>>>
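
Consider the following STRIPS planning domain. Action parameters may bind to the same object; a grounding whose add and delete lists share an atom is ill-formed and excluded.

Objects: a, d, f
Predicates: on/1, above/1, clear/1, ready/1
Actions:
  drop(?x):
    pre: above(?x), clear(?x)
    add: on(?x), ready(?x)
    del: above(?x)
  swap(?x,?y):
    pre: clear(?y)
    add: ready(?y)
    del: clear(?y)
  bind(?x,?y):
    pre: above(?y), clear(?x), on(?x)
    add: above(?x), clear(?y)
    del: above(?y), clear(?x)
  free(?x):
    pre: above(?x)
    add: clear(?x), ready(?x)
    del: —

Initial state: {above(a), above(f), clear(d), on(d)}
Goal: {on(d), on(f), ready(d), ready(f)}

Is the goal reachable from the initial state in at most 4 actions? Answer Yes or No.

Yes

1. swap(a,d)  →  {above(a), above(f), on(d), ready(d)}
2. free(f)  →  {above(a), above(f), clear(f), on(d), ready(d), ready(f)}
3. drop(f)  →  {above(a), clear(f), on(d), on(f), ready(d), ready(f)}
optimal plan length = 3; 3 ≤ 4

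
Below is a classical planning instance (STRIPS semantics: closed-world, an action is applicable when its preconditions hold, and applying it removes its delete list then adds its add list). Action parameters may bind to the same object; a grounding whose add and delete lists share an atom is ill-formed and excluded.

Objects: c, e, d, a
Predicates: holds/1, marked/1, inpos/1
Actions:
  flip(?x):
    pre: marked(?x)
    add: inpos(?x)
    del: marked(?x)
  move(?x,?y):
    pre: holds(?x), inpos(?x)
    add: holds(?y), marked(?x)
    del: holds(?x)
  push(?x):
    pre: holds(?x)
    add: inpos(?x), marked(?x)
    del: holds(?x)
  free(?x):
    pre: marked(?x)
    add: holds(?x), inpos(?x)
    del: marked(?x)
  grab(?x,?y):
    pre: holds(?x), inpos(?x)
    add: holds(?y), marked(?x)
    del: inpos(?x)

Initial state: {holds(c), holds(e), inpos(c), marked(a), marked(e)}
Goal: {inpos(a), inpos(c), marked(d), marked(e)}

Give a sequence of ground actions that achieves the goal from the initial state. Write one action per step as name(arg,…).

1. flip(a)  →  {holds(c), holds(e), inpos(a), inpos(c), marked(e)}
2. move(c,d)  →  {holds(d), holds(e), inpos(a), inpos(c), marked(c), marked(e)}
3. push(d)  →  {holds(e), inpos(a), inpos(c), inpos(d), marked(c), marked(d), marked(e)}

flip(a); move(c,d); push(d)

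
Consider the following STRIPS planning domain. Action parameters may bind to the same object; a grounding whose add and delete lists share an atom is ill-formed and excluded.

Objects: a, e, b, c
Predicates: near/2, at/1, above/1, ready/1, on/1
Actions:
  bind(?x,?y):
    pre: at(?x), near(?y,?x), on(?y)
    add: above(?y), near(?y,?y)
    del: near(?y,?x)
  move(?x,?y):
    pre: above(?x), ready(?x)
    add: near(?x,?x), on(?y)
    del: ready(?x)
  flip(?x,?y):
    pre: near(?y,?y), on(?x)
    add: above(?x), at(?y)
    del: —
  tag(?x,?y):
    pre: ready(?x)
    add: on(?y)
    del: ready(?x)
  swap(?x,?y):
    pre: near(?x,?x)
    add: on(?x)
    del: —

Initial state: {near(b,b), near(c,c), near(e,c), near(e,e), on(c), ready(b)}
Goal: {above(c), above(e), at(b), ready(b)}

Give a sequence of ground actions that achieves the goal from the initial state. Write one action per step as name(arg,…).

flip(c,e); swap(e,a); flip(e,b)

1. flip(c,e)  →  {above(c), at(e), near(b,b), near(c,c), near(e,c), near(e,e), on(c), ready(b)}
2. swap(e,a)  →  {above(c), at(e), near(b,b), near(c,c), near(e,c), near(e,e), on(c), on(e), ready(b)}
3. flip(e,b)  →  {above(c), above(e), at(b), at(e), near(b,b), near(c,c), near(e,c), near(e,e), on(c), on(e), ready(b)}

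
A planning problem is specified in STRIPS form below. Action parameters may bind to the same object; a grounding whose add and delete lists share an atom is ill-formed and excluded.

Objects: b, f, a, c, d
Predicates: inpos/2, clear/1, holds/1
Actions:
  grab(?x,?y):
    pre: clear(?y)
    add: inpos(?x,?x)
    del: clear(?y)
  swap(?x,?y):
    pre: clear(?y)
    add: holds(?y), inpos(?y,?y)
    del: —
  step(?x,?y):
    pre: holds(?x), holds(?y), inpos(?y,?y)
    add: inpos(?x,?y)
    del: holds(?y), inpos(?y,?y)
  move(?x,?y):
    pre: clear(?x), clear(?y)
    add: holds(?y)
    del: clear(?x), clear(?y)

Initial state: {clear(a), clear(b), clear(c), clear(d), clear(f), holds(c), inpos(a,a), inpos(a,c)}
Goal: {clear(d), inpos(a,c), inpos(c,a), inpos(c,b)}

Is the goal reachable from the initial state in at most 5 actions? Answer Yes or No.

Yes

1. swap(b,b)  →  {clear(a), clear(b), clear(c), clear(d), clear(f), holds(b), holds(c), inpos(a,a), inpos(a,c), inpos(b,b)}
2. swap(b,a)  →  {clear(a), clear(b), clear(c), clear(d), clear(f), holds(a), holds(b), holds(c), inpos(a,a), inpos(a,c), inpos(b,b)}
3. step(c,b)  →  {clear(a), clear(b), clear(c), clear(d), clear(f), holds(a), holds(c), inpos(a,a), inpos(a,c), inpos(c,b)}
4. step(c,a)  →  {clear(a), clear(b), clear(c), clear(d), clear(f), holds(c), inpos(a,c), inpos(c,a), inpos(c,b)}
optimal plan length = 4; 4 ≤ 5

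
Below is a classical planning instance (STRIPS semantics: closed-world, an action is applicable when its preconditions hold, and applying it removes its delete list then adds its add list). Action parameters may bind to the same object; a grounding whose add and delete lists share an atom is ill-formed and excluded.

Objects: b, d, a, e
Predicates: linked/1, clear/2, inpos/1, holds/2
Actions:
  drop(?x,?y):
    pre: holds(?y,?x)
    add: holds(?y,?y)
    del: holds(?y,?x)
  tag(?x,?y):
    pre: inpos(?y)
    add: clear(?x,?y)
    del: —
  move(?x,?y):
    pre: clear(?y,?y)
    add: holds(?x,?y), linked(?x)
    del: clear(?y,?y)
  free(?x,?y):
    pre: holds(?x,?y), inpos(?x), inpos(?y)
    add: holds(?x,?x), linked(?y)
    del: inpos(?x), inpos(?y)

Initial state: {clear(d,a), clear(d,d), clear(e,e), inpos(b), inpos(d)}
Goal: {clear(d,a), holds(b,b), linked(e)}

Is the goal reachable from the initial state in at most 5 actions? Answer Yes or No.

1. tag(b,b)  →  {clear(b,b), clear(d,a), clear(d,d), clear(e,e), inpos(b), inpos(d)}
2. move(b,b)  →  {clear(d,a), clear(d,d), clear(e,e), holds(b,b), inpos(b), inpos(d), linked(b)}
3. move(e,d)  →  {clear(d,a), clear(e,e), holds(b,b), holds(e,d), inpos(b), inpos(d), linked(b), linked(e)}
optimal plan length = 3; 3 ≤ 5

Yes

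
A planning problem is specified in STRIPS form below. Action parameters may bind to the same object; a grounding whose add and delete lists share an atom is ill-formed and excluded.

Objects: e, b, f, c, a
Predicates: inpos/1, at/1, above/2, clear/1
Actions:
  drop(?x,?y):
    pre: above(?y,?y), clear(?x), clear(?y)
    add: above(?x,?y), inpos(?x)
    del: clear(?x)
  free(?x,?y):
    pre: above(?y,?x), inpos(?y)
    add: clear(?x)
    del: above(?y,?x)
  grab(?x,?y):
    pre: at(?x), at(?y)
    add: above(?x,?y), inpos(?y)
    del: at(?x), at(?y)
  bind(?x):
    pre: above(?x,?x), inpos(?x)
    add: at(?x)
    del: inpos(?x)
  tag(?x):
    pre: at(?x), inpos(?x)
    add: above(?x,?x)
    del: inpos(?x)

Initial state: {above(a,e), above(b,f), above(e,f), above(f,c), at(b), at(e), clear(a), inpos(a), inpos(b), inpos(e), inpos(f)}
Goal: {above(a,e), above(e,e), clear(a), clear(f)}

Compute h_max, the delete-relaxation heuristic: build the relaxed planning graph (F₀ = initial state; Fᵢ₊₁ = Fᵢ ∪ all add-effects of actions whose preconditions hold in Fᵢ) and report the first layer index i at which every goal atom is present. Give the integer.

F0 = init (11 atoms)
F1 = F0 ∪ {above(b,b), above(b,e), above(e,b), above(e,e), clear(c), clear(e), clear(f)}  (18 atoms)
goal ⊆ F1  ⇒  h_max = 1

1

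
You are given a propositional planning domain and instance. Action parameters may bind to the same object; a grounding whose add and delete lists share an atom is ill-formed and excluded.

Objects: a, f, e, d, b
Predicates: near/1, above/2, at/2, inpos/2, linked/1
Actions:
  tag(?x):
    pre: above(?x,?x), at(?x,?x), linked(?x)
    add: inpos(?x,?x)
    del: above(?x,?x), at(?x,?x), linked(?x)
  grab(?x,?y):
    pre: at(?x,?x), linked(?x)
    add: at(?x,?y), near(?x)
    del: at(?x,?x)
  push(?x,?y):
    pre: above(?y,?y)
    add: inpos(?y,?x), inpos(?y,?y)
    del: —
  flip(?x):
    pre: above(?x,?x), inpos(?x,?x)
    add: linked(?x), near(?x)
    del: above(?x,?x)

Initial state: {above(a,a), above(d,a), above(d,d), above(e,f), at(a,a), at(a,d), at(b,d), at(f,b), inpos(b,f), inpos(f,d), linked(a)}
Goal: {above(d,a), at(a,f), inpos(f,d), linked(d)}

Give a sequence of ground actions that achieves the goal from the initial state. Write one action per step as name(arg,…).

1. grab(a,f)  →  {above(a,a), above(d,a), above(d,d), above(e,f), at(a,d), at(a,f), at(b,d), at(f,b), inpos(b,f), inpos(f,d), linked(a), near(a)}
2. push(a,d)  →  {above(a,a), above(d,a), above(d,d), above(e,f), at(a,d), at(a,f), at(b,d), at(f,b), inpos(b,f), inpos(d,a), inpos(d,d), inpos(f,d), linked(a), near(a)}
3. flip(d)  →  {above(a,a), above(d,a), above(e,f), at(a,d), at(a,f), at(b,d), at(f,b), inpos(b,f), inpos(d,a), inpos(d,d), inpos(f,d), linked(a), linked(d), near(a), near(d)}

grab(a,f); push(a,d); flip(d)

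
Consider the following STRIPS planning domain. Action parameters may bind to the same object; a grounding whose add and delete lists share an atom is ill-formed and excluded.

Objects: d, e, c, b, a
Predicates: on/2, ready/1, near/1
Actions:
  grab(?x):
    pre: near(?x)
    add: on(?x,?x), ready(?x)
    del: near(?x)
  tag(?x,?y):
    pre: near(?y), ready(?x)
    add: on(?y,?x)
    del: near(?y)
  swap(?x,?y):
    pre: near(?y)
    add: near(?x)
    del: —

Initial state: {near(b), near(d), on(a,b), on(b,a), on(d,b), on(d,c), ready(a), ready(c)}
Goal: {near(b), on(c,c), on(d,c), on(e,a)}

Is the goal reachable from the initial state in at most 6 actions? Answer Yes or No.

Yes

1. swap(e,d)  →  {near(b), near(d), near(e), on(a,b), on(b,a), on(d,b), on(d,c), ready(a), ready(c)}
2. tag(a,e)  →  {near(b), near(d), on(a,b), on(b,a), on(d,b), on(d,c), on(e,a), ready(a), ready(c)}
3. swap(c,d)  →  {near(b), near(c), near(d), on(a,b), on(b,a), on(d,b), on(d,c), on(e,a), ready(a), ready(c)}
4. grab(c)  →  {near(b), near(d), on(a,b), on(b,a), on(c,c), on(d,b), on(d,c), on(e,a), ready(a), ready(c)}
optimal plan length = 4; 4 ≤ 6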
<<<
Scan the data above; copy every line where "Objects" appears.

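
Objects: a, d, f
Objects: c, e, d, a
Objects: a, e, b, c
Objects: b, f, a, c, d
Objects: b, d, a, e
Objects: e, b, f, c, a
Objects: a, f, e, d, b
Objects: d, e, c, b, a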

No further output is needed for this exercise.